* TASK OBJECTIVE
Below are entries; output exactly the lines from the one with "Leg 2: commanded heading 116.6°" to the one with "Leg 5: commanded heading 50.2°", both included, and nothing else.

* SOURCE MATERIAL
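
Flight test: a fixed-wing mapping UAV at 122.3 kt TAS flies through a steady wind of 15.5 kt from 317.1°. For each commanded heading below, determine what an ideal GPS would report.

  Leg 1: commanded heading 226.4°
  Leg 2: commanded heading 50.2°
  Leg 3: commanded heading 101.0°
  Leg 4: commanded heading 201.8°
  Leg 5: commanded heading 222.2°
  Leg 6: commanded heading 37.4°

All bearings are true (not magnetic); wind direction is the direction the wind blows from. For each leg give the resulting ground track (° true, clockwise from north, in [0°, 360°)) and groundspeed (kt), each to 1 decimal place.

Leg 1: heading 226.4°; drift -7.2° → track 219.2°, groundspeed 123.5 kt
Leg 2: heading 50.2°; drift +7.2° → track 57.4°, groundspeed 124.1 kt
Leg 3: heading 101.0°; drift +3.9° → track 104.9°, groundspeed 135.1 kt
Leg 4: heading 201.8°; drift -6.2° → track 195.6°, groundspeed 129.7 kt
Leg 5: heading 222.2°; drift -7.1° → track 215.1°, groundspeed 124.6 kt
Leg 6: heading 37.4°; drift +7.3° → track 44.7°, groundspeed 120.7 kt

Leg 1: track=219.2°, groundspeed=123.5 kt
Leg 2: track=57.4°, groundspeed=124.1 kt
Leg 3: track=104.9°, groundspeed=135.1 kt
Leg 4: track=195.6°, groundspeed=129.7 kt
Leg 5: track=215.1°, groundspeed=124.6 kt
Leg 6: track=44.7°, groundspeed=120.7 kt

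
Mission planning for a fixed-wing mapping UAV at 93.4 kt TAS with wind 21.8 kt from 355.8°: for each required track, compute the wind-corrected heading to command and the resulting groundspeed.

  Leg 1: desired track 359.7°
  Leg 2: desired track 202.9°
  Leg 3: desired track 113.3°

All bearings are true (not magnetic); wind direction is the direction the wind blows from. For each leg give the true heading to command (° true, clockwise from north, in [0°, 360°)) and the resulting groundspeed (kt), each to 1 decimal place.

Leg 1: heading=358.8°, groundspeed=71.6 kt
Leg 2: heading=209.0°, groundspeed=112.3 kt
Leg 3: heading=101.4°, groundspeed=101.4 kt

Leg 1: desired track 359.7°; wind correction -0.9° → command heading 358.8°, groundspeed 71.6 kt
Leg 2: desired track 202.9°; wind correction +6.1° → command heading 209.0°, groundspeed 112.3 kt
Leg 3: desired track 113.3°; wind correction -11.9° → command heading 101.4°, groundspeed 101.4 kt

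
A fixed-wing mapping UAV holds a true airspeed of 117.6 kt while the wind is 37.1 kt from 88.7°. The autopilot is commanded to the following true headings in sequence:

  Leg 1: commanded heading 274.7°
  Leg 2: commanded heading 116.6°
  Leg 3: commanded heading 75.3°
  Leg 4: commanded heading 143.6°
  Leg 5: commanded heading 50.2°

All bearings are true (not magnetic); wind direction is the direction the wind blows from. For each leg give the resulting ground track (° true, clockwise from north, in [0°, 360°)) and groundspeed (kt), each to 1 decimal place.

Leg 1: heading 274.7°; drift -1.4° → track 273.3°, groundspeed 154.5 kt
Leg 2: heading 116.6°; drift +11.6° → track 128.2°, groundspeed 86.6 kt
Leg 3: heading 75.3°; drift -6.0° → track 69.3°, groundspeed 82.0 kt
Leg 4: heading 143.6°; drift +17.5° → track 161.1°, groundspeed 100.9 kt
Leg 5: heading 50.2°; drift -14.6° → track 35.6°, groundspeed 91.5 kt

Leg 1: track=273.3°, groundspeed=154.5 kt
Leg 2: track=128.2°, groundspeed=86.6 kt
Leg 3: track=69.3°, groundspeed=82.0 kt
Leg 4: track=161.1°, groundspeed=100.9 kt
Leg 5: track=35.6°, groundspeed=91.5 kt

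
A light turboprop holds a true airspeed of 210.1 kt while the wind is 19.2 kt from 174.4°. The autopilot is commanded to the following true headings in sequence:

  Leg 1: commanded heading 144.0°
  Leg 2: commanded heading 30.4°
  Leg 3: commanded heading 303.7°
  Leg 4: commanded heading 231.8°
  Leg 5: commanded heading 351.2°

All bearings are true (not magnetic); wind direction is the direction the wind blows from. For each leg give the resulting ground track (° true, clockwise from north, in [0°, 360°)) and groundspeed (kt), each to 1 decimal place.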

--

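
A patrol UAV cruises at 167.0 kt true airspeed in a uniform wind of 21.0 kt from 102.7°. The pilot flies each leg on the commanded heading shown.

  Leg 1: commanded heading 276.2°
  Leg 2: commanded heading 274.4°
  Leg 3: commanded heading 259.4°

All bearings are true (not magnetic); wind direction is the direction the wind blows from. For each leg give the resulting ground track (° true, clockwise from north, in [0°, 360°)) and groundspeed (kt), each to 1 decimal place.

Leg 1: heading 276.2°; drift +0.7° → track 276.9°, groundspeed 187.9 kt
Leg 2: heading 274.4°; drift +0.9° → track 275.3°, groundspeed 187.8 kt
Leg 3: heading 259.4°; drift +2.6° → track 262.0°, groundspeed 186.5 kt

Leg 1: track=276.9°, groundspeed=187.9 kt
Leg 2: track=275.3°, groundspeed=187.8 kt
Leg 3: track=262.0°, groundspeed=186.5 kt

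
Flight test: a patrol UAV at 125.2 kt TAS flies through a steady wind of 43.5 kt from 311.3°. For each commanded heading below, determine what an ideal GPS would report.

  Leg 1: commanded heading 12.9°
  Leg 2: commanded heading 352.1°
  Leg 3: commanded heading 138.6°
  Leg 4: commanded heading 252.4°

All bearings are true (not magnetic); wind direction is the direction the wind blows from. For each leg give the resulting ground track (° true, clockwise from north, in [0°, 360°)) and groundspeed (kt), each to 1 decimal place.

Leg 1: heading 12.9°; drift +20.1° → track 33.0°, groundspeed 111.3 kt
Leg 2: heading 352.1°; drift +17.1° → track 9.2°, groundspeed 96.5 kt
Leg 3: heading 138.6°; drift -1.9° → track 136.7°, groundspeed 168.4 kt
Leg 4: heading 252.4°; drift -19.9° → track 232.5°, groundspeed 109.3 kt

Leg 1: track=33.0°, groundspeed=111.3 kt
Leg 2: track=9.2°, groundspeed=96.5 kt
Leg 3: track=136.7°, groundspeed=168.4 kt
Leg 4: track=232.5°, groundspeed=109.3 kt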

* * *

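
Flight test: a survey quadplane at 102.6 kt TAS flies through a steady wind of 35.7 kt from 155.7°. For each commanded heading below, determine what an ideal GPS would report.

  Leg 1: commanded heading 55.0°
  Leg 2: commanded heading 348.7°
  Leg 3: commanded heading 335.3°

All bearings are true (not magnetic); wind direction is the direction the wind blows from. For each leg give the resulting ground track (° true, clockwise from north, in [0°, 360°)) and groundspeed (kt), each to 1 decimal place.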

* PROBLEM SOLUTION
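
  Leg 2: commanded heading 116.6°
  Leg 3: commanded heading 75.3°
  Leg 4: commanded heading 143.6°
  Leg 5: commanded heading 50.2°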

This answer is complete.